• Problem to work on:
Write all of the lines below out again, exactly as they stand.

------

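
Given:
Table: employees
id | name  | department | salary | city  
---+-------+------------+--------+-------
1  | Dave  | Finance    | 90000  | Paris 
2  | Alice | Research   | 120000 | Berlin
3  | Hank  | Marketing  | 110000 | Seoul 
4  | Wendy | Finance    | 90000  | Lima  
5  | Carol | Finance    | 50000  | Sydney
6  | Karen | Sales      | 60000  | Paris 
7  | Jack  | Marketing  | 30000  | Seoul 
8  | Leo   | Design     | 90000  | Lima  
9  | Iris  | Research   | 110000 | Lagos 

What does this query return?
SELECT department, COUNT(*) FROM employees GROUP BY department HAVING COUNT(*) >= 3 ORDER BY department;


Groups with count >= 3:
  Finance: 3 -> PASS
  Design: 1 -> filtered out
  Marketing: 2 -> filtered out
  Research: 2 -> filtered out
  Sales: 1 -> filtered out


1 groups:
Finance, 3


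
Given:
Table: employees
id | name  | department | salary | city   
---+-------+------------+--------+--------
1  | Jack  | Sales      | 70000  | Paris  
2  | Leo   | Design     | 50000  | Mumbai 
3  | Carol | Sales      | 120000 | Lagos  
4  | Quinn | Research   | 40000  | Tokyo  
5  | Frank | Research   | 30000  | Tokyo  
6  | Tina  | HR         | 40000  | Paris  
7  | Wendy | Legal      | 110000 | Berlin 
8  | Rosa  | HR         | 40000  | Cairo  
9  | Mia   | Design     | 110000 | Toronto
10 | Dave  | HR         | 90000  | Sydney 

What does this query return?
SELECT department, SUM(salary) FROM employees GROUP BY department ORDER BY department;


Summing salary within each department:
  Design: 50000 + 110000 = 160000
  HR: 40000 + 40000 + 90000 = 170000
  Legal: 110000 = 110000
  Research: 40000 + 30000 = 70000
  Sales: 70000 + 120000 = 190000


5 groups:
Design, 160000
HR, 170000
Legal, 110000
Research, 70000
Sales, 190000


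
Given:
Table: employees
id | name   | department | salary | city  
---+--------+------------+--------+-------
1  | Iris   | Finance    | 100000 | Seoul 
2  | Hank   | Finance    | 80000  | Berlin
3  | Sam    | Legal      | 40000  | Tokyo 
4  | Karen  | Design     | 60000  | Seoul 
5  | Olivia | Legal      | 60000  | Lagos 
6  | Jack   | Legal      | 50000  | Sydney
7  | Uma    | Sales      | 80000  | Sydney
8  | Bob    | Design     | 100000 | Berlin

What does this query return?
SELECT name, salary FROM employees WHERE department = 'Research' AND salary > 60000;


Filtering: department = 'Research' AND salary > 60000
Matching: 0 rows

Empty result set (0 rows)


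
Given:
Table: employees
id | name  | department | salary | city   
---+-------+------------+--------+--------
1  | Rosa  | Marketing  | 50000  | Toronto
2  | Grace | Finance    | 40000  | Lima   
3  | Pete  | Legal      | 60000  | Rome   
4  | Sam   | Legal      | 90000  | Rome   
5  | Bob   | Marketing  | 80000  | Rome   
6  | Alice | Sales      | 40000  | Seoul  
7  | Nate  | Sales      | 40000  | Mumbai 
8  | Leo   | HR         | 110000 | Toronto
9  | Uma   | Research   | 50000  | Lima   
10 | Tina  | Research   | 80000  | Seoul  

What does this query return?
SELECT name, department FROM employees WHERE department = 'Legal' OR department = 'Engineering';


Filtering: department = 'Legal' OR 'Engineering'
Matching: 2 rows

2 rows:
Pete, Legal
Sam, Legal


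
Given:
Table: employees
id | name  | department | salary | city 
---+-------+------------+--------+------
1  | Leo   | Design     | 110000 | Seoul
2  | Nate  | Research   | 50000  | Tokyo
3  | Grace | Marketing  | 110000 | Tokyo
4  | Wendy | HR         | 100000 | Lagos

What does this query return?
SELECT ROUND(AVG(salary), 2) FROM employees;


SUM(salary) = 370000
COUNT = 4
ROUND(AVG, 2) = ROUND(370000 / 4, 2) = 92500.0

92500.0


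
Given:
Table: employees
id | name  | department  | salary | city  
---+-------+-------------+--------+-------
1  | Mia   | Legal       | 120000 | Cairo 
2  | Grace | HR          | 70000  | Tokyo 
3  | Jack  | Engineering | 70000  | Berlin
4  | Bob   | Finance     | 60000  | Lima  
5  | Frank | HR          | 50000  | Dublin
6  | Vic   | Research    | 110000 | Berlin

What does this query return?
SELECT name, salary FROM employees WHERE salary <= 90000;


Filtering: salary <= 90000
Matching: 4 rows

4 rows:
Grace, 70000
Jack, 70000
Bob, 60000
Frank, 50000


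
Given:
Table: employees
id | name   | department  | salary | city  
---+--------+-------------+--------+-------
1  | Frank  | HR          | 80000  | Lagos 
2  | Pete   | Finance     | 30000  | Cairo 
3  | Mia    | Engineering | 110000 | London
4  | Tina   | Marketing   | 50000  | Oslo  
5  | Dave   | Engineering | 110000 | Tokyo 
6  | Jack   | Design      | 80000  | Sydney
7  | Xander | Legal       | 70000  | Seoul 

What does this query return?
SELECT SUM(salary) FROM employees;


SUM(salary) = 80000 + 30000 + 110000 + 50000 + 110000 + 80000 + 70000 = 530000

530000


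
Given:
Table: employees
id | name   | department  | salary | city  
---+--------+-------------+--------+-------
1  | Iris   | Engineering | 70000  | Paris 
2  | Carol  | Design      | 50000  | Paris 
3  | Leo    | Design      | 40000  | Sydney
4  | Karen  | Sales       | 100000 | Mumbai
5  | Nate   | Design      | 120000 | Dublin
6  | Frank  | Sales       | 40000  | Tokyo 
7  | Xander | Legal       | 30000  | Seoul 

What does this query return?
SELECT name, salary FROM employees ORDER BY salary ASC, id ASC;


Sorting by salary ASC, then id ASC for ties

7 rows:
Xander, 30000
Leo, 40000
Frank, 40000
Carol, 50000
Iris, 70000
Karen, 100000
Nate, 120000


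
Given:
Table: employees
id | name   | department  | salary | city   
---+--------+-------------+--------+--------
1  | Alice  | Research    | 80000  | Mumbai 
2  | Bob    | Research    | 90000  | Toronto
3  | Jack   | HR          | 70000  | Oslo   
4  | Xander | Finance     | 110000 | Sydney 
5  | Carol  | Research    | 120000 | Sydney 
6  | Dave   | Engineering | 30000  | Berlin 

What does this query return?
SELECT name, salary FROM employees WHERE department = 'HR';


Filtering: department = 'HR'
Matching rows: 1

1 rows:
Jack, 70000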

------

• Exercise output:
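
Given:
Table: employees
id | name  | department | salary | city  
---+-------+------------+--------+-------
1  | Dave  | Finance    | 90000  | Paris 
2  | Alice | Research   | 120000 | Berlin
3  | Hank  | Marketing  | 110000 | Seoul 
4  | Wendy | Finance    | 90000  | Lima  
5  | Carol | Finance    | 50000  | Sydney
6  | Karen | Sales      | 60000  | Paris 
7  | Jack  | Marketing  | 30000  | Seoul 
8  | Leo   | Design     | 90000  | Lima  
9  | Iris  | Research   | 110000 | Lagos 

What does this query return?
SELECT department, COUNT(*) FROM employees GROUP BY department HAVING COUNT(*) >= 3 ORDER BY department;


Groups with count >= 3:
  Finance: 3 -> PASS
  Design: 1 -> filtered out
  Marketing: 2 -> filtered out
  Research: 2 -> filtered out
  Sales: 1 -> filtered out


1 groups:
Finance, 3


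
Given:
Table: employees
id | name  | department | salary | city   
---+-------+------------+--------+--------
1  | Jack  | Sales      | 70000  | Paris  
2  | Leo   | Design     | 50000  | Mumbai 
3  | Carol | Sales      | 120000 | Lagos  
4  | Quinn | Research   | 40000  | Tokyo  
5  | Frank | Research   | 30000  | Tokyo  
6  | Tina  | HR         | 40000  | Paris  
7  | Wendy | Legal      | 110000 | Berlin 
8  | Rosa  | HR         | 40000  | Cairo  
9  | Mia   | Design     | 110000 | Toronto
10 | Dave  | HR         | 90000  | Sydney 

What does this query return?
SELECT department, SUM(salary) FROM employees GROUP BY department ORDER BY department;


Summing salary within each department:
  Design: 50000 + 110000 = 160000
  HR: 40000 + 40000 + 90000 = 170000
  Legal: 110000 = 110000
  Research: 40000 + 30000 = 70000
  Sales: 70000 + 120000 = 190000


5 groups:
Design, 160000
HR, 170000
Legal, 110000
Research, 70000
Sales, 190000


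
Given:
Table: employees
id | name   | department | salary | city  
---+--------+------------+--------+-------
1  | Iris   | Finance    | 100000 | Seoul 
2  | Hank   | Finance    | 80000  | Berlin
3  | Sam    | Legal      | 40000  | Tokyo 
4  | Karen  | Design     | 60000  | Seoul 
5  | Olivia | Legal      | 60000  | Lagos 
6  | Jack   | Legal      | 50000  | Sydney
7  | Uma    | Sales      | 80000  | Sydney
8  | Bob    | Design     | 100000 | Berlin

What does this query return?
SELECT name, salary FROM employees WHERE department = 'Research' AND salary > 60000;


Filtering: department = 'Research' AND salary > 60000
Matching: 0 rows

Empty result set (0 rows)


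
Given:
Table: employees
id | name  | department | salary | city   
---+-------+------------+--------+--------
1  | Rosa  | Marketing  | 50000  | Toronto
2  | Grace | Finance    | 40000  | Lima   
3  | Pete  | Legal      | 60000  | Rome   
4  | Sam   | Legal      | 90000  | Rome   
5  | Bob   | Marketing  | 80000  | Rome   
6  | Alice | Sales      | 40000  | Seoul  
7  | Nate  | Sales      | 40000  | Mumbai 
8  | Leo   | HR         | 110000 | Toronto
9  | Uma   | Research   | 50000  | Lima   
10 | Tina  | Research   | 80000  | Seoul  

What does this query return?
SELECT name, department FROM employees WHERE department = 'Legal' OR department = 'Engineering';


Filtering: department = 'Legal' OR 'Engineering'
Matching: 2 rows

2 rows:
Pete, Legal
Sam, Legal


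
Given:
Table: employees
id | name  | department | salary | city 
---+-------+------------+--------+------
1  | Leo   | Design     | 110000 | Seoul
2  | Nate  | Research   | 50000  | Tokyo
3  | Grace | Marketing  | 110000 | Tokyo
4  | Wendy | HR         | 100000 | Lagos

What does this query return?
SELECT ROUND(AVG(salary), 2) FROM employees;


SUM(salary) = 370000
COUNT = 4
ROUND(AVG, 2) = ROUND(370000 / 4, 2) = 92500.0

92500.0


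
Given:
Table: employees
id | name  | department  | salary | city  
---+-------+-------------+--------+-------
1  | Mia   | Legal       | 120000 | Cairo 
2  | Grace | HR          | 70000  | Tokyo 
3  | Jack  | Engineering | 70000  | Berlin
4  | Bob   | Finance     | 60000  | Lima  
5  | Frank | HR          | 50000  | Dublin
6  | Vic   | Research    | 110000 | Berlin

What does this query return?
SELECT name, salary FROM employees WHERE salary <= 90000;


Filtering: salary <= 90000
Matching: 4 rows

4 rows:
Grace, 70000
Jack, 70000
Bob, 60000
Frank, 50000


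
Given:
Table: employees
id | name   | department  | salary | city  
---+--------+-------------+--------+-------
1  | Frank  | HR          | 80000  | Lagos 
2  | Pete   | Finance     | 30000  | Cairo 
3  | Mia    | Engineering | 110000 | London
4  | Tina   | Marketing   | 50000  | Oslo  
5  | Dave   | Engineering | 110000 | Tokyo 
6  | Jack   | Design      | 80000  | Sydney
7  | Xander | Legal       | 70000  | Seoul 

What does this query return?
SELECT SUM(salary) FROM employees;


SUM(salary) = 80000 + 30000 + 110000 + 50000 + 110000 + 80000 + 70000 = 530000

530000


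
Given:
Table: employees
id | name   | department  | salary | city  
---+--------+-------------+--------+-------
1  | Iris   | Engineering | 70000  | Paris 
2  | Carol  | Design      | 50000  | Paris 
3  | Leo    | Design      | 40000  | Sydney
4  | Karen  | Sales       | 100000 | Mumbai
5  | Nate   | Design      | 120000 | Dublin
6  | Frank  | Sales       | 40000  | Tokyo 
7  | Xander | Legal       | 30000  | Seoul 

What does this query return?
SELECT name, salary FROM employees ORDER BY salary ASC, id ASC;


Sorting by salary ASC, then id ASC for ties

7 rows:
Xander, 30000
Leo, 40000
Frank, 40000
Carol, 50000
Iris, 70000
Karen, 100000
Nate, 120000


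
Given:
Table: employees
id | name   | department  | salary | city   
---+--------+-------------+--------+--------
1  | Alice  | Research    | 80000  | Mumbai 
2  | Bob    | Research    | 90000  | Toronto
3  | Jack   | HR          | 70000  | Oslo   
4  | Xander | Finance     | 110000 | Sydney 
5  | Carol  | Research    | 120000 | Sydney 
6  | Dave   | Engineering | 30000  | Berlin 

What does this query return?
SELECT name, salary FROM employees WHERE department = 'HR';


Filtering: department = 'HR'
Matching rows: 1

1 rows:
Jack, 70000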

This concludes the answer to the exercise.